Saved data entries
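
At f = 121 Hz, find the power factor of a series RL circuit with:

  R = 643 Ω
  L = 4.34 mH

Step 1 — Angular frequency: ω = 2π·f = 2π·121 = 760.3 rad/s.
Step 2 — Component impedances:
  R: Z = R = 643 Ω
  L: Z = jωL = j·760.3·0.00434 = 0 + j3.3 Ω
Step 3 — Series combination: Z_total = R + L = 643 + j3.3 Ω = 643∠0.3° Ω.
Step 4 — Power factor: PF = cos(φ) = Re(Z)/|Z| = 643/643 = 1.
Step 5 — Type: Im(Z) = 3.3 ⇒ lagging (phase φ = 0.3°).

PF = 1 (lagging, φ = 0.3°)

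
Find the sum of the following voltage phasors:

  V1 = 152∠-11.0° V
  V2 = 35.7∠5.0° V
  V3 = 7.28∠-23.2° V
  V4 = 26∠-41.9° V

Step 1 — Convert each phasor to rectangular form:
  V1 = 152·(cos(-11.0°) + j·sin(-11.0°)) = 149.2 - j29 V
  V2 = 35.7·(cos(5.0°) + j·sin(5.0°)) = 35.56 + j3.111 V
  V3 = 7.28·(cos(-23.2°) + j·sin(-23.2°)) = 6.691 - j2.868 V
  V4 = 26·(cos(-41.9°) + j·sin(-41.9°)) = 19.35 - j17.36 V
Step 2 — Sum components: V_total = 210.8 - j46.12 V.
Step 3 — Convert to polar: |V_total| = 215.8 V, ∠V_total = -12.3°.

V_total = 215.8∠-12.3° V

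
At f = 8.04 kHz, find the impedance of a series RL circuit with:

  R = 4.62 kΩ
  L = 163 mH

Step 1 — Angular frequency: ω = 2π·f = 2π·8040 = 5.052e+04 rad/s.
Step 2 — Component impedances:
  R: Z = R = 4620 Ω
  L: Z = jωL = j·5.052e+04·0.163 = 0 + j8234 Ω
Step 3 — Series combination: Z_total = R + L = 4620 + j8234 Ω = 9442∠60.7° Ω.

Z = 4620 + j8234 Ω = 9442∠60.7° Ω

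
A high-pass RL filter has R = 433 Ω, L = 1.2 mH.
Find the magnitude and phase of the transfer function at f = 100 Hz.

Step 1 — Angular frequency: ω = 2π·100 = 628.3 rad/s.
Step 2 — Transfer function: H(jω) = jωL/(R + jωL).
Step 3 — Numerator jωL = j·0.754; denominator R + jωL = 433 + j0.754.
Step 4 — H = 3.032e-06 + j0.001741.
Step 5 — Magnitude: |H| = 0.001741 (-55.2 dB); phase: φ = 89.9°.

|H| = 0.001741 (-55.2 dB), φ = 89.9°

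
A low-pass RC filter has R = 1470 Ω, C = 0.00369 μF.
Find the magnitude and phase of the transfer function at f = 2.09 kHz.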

● INSTRUCTIONS TO FOLLOW:
The records above must be reproduced word for word.

● EXERCISE RESPONSE:
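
At f = 121 Hz, find the power factor of a series RL circuit with:

  R = 643 Ω
  L = 4.34 mH

Step 1 — Angular frequency: ω = 2π·f = 2π·121 = 760.3 rad/s.
Step 2 — Component impedances:
  R: Z = R = 643 Ω
  L: Z = jωL = j·760.3·0.00434 = 0 + j3.3 Ω
Step 3 — Series combination: Z_total = R + L = 643 + j3.3 Ω = 643∠0.3° Ω.
Step 4 — Power factor: PF = cos(φ) = Re(Z)/|Z| = 643/643 = 1.
Step 5 — Type: Im(Z) = 3.3 ⇒ lagging (phase φ = 0.3°).

PF = 1 (lagging, φ = 0.3°)

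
Find the sum of the following voltage phasors:

  V1 = 152∠-11.0° V
  V2 = 35.7∠5.0° V
  V3 = 7.28∠-23.2° V
  V4 = 26∠-41.9° V

Step 1 — Convert each phasor to rectangular form:
  V1 = 152·(cos(-11.0°) + j·sin(-11.0°)) = 149.2 - j29 V
  V2 = 35.7·(cos(5.0°) + j·sin(5.0°)) = 35.56 + j3.111 V
  V3 = 7.28·(cos(-23.2°) + j·sin(-23.2°)) = 6.691 - j2.868 V
  V4 = 26·(cos(-41.9°) + j·sin(-41.9°)) = 19.35 - j17.36 V
Step 2 — Sum components: V_total = 210.8 - j46.12 V.
Step 3 — Convert to polar: |V_total| = 215.8 V, ∠V_total = -12.3°.

V_total = 215.8∠-12.3° V

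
At f = 8.04 kHz, find the impedance of a series RL circuit with:

  R = 4.62 kΩ
  L = 163 mH

Step 1 — Angular frequency: ω = 2π·f = 2π·8040 = 5.052e+04 rad/s.
Step 2 — Component impedances:
  R: Z = R = 4620 Ω
  L: Z = jωL = j·5.052e+04·0.163 = 0 + j8234 Ω
Step 3 — Series combination: Z_total = R + L = 4620 + j8234 Ω = 9442∠60.7° Ω.

Z = 4620 + j8234 Ω = 9442∠60.7° Ω

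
A high-pass RL filter has R = 433 Ω, L = 1.2 mH.
Find the magnitude and phase of the transfer function at f = 100 Hz.

Step 1 — Angular frequency: ω = 2π·100 = 628.3 rad/s.
Step 2 — Transfer function: H(jω) = jωL/(R + jωL).
Step 3 — Numerator jωL = j·0.754; denominator R + jωL = 433 + j0.754.
Step 4 — H = 3.032e-06 + j0.001741.
Step 5 — Magnitude: |H| = 0.001741 (-55.2 dB); phase: φ = 89.9°.

|H| = 0.001741 (-55.2 dB), φ = 89.9°

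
A low-pass RC filter has R = 1470 Ω, C = 0.00369 μF.
Find the magnitude and phase of the transfer function at f = 2.09 kHz.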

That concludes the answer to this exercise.